» **PROBLEM TO WORK ON**:
Write all of the entries out again exactly.

» **GIVEN ENTRIES**:
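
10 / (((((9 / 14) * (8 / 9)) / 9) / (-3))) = -945 / 2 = -472.50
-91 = -91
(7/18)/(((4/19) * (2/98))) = 6517/72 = 90.51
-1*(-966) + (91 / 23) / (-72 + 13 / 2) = 2910376 / 3013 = 965.94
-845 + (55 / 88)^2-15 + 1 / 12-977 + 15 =-349733 / 192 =-1821.53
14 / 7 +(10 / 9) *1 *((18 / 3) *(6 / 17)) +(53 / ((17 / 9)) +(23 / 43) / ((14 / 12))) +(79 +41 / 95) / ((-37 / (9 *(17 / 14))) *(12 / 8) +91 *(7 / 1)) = 36923663143 / 1119036730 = 33.00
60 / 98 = 30 / 49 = 0.61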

» **RESULT BELOW**:
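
10 / (((((9 / 14) * (8 / 9)) / 9) / (-3))) = -945 / 2 = -472.50
-91 = -91
(7/18)/(((4/19) * (2/98))) = 6517/72 = 90.51
-1*(-966) + (91 / 23) / (-72 + 13 / 2) = 2910376 / 3013 = 965.94
-845 + (55 / 88)^2-15 + 1 / 12-977 + 15 =-349733 / 192 =-1821.53
14 / 7 +(10 / 9) *1 *((18 / 3) *(6 / 17)) +(53 / ((17 / 9)) +(23 / 43) / ((14 / 12))) +(79 +41 / 95) / ((-37 / (9 *(17 / 14))) *(12 / 8) +91 *(7 / 1)) = 36923663143 / 1119036730 = 33.00
60 / 98 = 30 / 49 = 0.61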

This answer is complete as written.